=== ENTRIES SUPPLIED ===

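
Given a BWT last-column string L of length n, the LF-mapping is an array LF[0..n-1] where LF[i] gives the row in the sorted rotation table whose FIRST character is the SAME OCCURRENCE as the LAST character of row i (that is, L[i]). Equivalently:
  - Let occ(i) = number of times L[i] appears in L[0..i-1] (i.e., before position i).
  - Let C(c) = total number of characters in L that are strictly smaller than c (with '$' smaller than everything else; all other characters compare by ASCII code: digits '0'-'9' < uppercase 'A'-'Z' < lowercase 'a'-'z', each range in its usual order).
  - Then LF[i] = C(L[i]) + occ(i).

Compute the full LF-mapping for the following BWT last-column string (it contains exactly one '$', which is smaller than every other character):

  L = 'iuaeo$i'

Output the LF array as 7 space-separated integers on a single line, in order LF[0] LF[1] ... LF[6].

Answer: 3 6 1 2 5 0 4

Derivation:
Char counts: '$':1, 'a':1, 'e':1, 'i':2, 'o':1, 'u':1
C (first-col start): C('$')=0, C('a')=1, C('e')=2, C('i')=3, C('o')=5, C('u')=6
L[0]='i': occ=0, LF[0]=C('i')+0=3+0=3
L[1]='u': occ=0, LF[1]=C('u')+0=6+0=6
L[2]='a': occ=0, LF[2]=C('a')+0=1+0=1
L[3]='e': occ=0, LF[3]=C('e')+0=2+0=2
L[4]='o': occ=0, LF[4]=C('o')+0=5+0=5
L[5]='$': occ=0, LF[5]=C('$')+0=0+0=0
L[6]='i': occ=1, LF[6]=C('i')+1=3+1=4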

===

▸ EXERCISE
Each line of the entries where the string "last" occurs should be shown.

▸ EXERCISE SOLUTION
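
Given a BWT last-column string L of length n, the LF-mapping is an array LF[0..n-1] where LF[i] gives the row in the sorted rotation table whose FIRST character is the SAME OCCURRENCE as the LAST character of row i (that is, L[i]). Equivalently:
Compute the full LF-mapping for the following BWT last-column string (it contains exactly one '$', which is smaller than every other character):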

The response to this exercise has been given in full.